This task calls for copying each line below that contains "Openness".

━━━━━ Supplied material

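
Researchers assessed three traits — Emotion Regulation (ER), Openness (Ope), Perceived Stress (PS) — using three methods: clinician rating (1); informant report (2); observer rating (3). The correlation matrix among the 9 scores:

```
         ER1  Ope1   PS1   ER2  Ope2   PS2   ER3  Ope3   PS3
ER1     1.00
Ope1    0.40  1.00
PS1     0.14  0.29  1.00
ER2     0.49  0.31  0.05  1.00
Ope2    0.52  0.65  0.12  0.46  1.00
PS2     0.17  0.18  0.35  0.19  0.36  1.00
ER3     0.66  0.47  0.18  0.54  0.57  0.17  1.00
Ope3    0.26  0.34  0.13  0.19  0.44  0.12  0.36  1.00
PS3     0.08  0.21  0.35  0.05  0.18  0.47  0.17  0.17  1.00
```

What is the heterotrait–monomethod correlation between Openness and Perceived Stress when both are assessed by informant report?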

━━━━━━━━━━

• Result
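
Researchers assessed three traits — Emotion Regulation (ER), Openness (Ope), Perceived Stress (PS) — using three methods: clinician rating (1); informant report (2); observer rating (3). The correlation matrix among the 9 scores:
What is the heterotrait–monomethod correlation between Openness and Perceived Stress when both are assessed by informant report?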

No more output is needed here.